• **What to work on**
Where in the entries below does "employees" appear? Copy every line that has it.

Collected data
/---

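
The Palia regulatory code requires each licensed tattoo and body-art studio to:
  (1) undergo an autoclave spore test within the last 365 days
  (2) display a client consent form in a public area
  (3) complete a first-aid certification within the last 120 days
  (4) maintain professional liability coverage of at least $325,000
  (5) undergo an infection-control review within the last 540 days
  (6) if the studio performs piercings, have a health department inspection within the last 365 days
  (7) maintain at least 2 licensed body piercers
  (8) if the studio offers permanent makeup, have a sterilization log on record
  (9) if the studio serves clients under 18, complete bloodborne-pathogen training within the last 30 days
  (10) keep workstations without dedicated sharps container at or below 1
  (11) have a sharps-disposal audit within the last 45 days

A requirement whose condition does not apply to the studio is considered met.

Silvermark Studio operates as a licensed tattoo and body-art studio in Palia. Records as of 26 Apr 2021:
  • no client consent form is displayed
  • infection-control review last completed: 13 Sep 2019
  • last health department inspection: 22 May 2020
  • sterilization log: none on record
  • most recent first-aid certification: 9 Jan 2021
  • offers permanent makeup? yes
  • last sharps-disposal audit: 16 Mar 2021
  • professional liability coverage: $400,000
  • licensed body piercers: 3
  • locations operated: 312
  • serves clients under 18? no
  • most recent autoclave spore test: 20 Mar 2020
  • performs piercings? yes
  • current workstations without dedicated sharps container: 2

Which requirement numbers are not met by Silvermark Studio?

1, 2, 5, 8, 10

1. autoclave spore test 402 days ago vs limit 365 → not met
2. client consent form absent → not met
3. first-aid certification 107 days ago vs limit 120 → met
4. professional liability coverage $400,000 ≥ $325,000 → met
5. infection-control review 591 days ago vs limit 540 → not met
6. condition 'performs piercings' holds; health department inspection 339 days ago vs limit 365 → met
7. licensed body piercers 3 ≥ 2 → met
8. condition 'offers permanent makeup' holds; sterilization log absent → not met
9. condition 'serves clients under 18' does not hold → requirement n/a → met
10. workstations without dedicated sharps container 2 > 1 → not met
11. sharps-disposal audit 41 days ago vs limit 45 → met
Not met: 1, 2, 5, 8, 10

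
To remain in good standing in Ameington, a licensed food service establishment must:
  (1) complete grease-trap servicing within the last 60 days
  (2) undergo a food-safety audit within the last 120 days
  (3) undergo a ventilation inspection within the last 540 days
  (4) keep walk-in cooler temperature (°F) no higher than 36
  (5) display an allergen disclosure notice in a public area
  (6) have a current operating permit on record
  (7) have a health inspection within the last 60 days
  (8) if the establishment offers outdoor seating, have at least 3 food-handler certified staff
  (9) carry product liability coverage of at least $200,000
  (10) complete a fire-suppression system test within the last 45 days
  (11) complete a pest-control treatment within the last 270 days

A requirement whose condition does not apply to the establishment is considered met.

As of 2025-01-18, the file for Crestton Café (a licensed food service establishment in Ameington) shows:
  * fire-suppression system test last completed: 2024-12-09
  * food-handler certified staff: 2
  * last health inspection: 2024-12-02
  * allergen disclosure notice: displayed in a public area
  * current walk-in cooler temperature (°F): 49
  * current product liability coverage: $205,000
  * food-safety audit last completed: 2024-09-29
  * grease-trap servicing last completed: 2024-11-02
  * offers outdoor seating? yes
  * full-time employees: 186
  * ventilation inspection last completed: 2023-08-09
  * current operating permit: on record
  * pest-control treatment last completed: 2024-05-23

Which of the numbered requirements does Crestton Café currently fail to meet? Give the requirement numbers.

1. grease-trap servicing 77 days ago vs limit 60 → not met
2. food-safety audit 111 days ago vs limit 120 → met
3. ventilation inspection 528 days ago vs limit 540 → met
4. walk-in cooler temperature (°F) 49 > 36 → not met
5. allergen disclosure notice present → met
6. current operating permit present → met
7. health inspection 47 days ago vs limit 60 → met
8. condition 'offers outdoor seating' holds; food-handler certified staff 2 < 3 → not met
9. product liability coverage $205,000 ≥ $200,000 → met
10. fire-suppression system test 40 days ago vs limit 45 → met
11. pest-control treatment 240 days ago vs limit 270 → met
Not met: 1, 4, 8

1, 4, 8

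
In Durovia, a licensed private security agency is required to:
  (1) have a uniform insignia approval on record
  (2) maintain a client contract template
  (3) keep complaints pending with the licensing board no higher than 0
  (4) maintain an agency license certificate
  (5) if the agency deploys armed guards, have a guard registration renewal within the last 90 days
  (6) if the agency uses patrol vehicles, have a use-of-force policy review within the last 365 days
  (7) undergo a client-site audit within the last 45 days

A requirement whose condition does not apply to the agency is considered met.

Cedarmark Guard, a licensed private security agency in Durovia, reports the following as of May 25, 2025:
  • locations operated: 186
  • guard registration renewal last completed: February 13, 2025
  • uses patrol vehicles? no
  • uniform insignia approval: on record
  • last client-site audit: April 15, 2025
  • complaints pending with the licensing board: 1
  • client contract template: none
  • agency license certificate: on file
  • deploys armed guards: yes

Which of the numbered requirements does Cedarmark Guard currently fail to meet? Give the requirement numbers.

1. uniform insignia approval present → met
2. client contract template absent → not met
3. complaints pending with the licensing board 1 > 0 → not met
4. agency license certificate present → met
5. condition 'deploys armed guards' holds; guard registration renewal 101 days ago vs limit 90 → not met
6. condition 'uses patrol vehicles' does not hold → requirement n/a → met
7. client-site audit 40 days ago vs limit 45 → met
Not met: 2, 3, 5

2, 3, 5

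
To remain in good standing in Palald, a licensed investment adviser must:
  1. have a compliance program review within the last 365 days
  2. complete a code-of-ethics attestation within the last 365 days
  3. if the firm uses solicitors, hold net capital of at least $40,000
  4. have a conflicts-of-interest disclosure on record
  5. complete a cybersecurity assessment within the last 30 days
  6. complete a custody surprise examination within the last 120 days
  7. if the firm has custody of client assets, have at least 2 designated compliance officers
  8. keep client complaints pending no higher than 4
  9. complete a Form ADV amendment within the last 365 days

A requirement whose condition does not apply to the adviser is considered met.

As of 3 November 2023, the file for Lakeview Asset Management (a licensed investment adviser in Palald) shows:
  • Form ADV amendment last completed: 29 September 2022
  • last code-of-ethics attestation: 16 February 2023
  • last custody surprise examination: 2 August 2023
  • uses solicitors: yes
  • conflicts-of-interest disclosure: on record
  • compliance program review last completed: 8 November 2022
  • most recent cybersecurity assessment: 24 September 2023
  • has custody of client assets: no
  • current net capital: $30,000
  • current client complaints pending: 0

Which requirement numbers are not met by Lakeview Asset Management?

3, 5, 9

1. compliance program review 360 days ago vs limit 365 → met
2. code-of-ethics attestation 260 days ago vs limit 365 → met
3. condition 'uses solicitors' holds; net capital $30,000 < $40,000 → not met
4. conflicts-of-interest disclosure present → met
5. cybersecurity assessment 40 days ago vs limit 30 → not met
6. custody surprise examination 93 days ago vs limit 120 → met
7. condition 'has custody of client assets' does not hold → requirement n/a → met
8. client complaints pending 0 ≤ 4 → met
9. Form ADV amendment 400 days ago vs limit 365 → not met
Not met: 3, 5, 9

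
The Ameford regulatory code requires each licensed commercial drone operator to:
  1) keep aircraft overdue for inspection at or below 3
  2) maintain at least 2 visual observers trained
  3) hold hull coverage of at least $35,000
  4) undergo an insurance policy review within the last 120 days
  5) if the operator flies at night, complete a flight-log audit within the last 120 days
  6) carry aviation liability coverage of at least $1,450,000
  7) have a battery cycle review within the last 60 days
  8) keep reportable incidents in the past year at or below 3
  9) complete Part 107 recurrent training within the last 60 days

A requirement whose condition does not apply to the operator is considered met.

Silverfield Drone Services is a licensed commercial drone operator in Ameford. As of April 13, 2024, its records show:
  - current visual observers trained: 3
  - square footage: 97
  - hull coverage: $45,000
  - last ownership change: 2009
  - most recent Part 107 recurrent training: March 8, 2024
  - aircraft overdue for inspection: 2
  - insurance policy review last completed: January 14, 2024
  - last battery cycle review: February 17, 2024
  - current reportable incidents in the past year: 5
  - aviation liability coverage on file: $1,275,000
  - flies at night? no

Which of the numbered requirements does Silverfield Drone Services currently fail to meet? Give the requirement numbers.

6, 8

1. aircraft overdue for inspection 2 ≤ 3 → met
2. visual observers trained 3 ≥ 2 → met
3. hull coverage $45,000 ≥ $35,000 → met
4. insurance policy review 90 days ago vs limit 120 → met
5. condition 'flies at night' does not hold → requirement n/a → met
6. aviation liability coverage $1,275,000 < $1,450,000 → not met
7. battery cycle review 56 days ago vs limit 60 → met
8. reportable incidents in the past year 5 > 3 → not met
9. Part 107 recurrent training 36 days ago vs limit 60 → met
Not met: 6, 8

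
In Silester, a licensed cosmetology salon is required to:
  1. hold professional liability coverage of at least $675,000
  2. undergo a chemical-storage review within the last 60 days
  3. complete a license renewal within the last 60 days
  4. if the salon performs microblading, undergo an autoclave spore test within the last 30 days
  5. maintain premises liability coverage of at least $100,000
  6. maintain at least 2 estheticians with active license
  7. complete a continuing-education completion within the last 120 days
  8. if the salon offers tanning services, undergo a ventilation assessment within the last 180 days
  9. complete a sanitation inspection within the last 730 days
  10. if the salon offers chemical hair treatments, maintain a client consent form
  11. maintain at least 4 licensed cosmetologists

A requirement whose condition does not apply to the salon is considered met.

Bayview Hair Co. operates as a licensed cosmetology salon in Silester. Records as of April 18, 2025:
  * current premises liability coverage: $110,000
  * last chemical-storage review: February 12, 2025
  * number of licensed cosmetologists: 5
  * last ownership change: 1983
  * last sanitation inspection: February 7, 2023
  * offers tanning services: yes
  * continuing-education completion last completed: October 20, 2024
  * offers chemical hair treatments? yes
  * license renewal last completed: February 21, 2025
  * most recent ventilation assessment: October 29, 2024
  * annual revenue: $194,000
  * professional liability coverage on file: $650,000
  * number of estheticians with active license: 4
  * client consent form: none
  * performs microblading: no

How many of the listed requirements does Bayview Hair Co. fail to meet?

5

1. professional liability coverage $650,000 < $675,000 → not met
2. chemical-storage review 65 days ago vs limit 60 → not met
3. license renewal 56 days ago vs limit 60 → met
4. condition 'performs microblading' does not hold → requirement n/a → met
5. premises liability coverage $110,000 ≥ $100,000 → met
6. estheticians with active license 4 ≥ 2 → met
7. continuing-education completion 180 days ago vs limit 120 → not met
8. condition 'offers tanning services' holds; ventilation assessment 171 days ago vs limit 180 → met
9. sanitation inspection 801 days ago vs limit 730 → not met
10. condition 'offers chemical hair treatments' holds; client consent form absent → not met
11. licensed cosmetologists 5 ≥ 4 → met
Not met: 5 of 11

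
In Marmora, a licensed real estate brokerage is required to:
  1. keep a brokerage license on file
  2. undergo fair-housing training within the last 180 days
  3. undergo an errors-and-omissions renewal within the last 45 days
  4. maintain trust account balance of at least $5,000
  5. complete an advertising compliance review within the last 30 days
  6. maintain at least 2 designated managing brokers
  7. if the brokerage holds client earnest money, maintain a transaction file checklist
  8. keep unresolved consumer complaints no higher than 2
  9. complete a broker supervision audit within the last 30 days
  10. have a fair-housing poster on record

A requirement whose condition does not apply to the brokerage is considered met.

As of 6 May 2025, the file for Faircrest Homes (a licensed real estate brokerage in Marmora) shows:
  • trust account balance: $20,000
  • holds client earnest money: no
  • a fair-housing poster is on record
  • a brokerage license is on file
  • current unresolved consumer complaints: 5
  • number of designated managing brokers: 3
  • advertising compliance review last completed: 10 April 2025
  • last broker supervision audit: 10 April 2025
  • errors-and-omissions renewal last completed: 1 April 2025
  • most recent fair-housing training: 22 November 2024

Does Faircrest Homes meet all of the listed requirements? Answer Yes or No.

1. brokerage license present → met
2. fair-housing training 165 days ago vs limit 180 → met
3. errors-and-omissions renewal 35 days ago vs limit 45 → met
4. trust account balance $20,000 ≥ $5,000 → met
5. advertising compliance review 26 days ago vs limit 30 → met
6. designated managing brokers 3 ≥ 2 → met
7. condition 'holds client earnest money' does not hold → requirement n/a → met
8. unresolved consumer complaints 5 > 2 → not met
9. broker supervision audit 26 days ago vs limit 30 → met
10. fair-housing poster present → met
Not met: 8

No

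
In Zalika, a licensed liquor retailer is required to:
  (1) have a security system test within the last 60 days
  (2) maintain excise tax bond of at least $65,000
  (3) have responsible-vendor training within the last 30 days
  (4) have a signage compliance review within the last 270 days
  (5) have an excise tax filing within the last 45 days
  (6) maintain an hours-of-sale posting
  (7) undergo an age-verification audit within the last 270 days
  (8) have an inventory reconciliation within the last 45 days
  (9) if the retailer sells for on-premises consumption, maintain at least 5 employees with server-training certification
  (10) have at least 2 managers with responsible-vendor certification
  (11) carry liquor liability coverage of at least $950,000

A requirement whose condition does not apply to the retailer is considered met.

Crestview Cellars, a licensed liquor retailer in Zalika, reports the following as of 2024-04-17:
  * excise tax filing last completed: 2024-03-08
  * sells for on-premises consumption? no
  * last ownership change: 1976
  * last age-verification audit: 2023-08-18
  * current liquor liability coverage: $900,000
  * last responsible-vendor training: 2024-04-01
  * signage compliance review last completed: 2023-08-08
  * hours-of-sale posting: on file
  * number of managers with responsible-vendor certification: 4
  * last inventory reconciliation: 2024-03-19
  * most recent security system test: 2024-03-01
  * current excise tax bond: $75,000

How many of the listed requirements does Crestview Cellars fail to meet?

1. security system test 47 days ago vs limit 60 → met
2. excise tax bond $75,000 ≥ $65,000 → met
3. responsible-vendor training 16 days ago vs limit 30 → met
4. signage compliance review 253 days ago vs limit 270 → met
5. excise tax filing 40 days ago vs limit 45 → met
6. hours-of-sale posting present → met
7. age-verification audit 243 days ago vs limit 270 → met
8. inventory reconciliation 29 days ago vs limit 45 → met
9. condition 'sells for on-premises consumption' does not hold → requirement n/a → met
10. managers with responsible-vendor certification 4 ≥ 2 → met
11. liquor liability coverage $900,000 < $950,000 → not met
Not met: 1 of 11

1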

\---

• **Answer box**
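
  * full-time employees: 186
  (9) if the retailer sells for on-premises consumption, maintain at least 5 employees with server-training certification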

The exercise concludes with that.